[Excerpts from a dataset]
'''

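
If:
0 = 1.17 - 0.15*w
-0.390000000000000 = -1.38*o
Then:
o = 0.28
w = 7.80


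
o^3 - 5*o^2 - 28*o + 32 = (o - 8)*(o - 1)*(o + 4)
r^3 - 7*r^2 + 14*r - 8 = (r - 4)*(r - 2)*(r - 1)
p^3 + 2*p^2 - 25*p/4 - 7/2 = (p - 2)*(p + 1/2)*(p + 7/2)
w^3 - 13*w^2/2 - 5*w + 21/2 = (w - 7)*(w - 1)*(w + 3/2)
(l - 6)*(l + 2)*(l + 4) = l^3 - 28*l - 48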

'''

→ THE PROBLEM
Transcribe every record verbatim.

→ WRITTEN SOLUTION
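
If:
0 = 1.17 - 0.15*w
-0.390000000000000 = -1.38*o
Then:
o = 0.28
w = 7.80


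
o^3 - 5*o^2 - 28*o + 32 = (o - 8)*(o - 1)*(o + 4)
r^3 - 7*r^2 + 14*r - 8 = (r - 4)*(r - 2)*(r - 1)
p^3 + 2*p^2 - 25*p/4 - 7/2 = (p - 2)*(p + 1/2)*(p + 7/2)
w^3 - 13*w^2/2 - 5*w + 21/2 = (w - 7)*(w - 1)*(w + 3/2)
(l - 6)*(l + 2)*(l + 4) = l^3 - 28*l - 48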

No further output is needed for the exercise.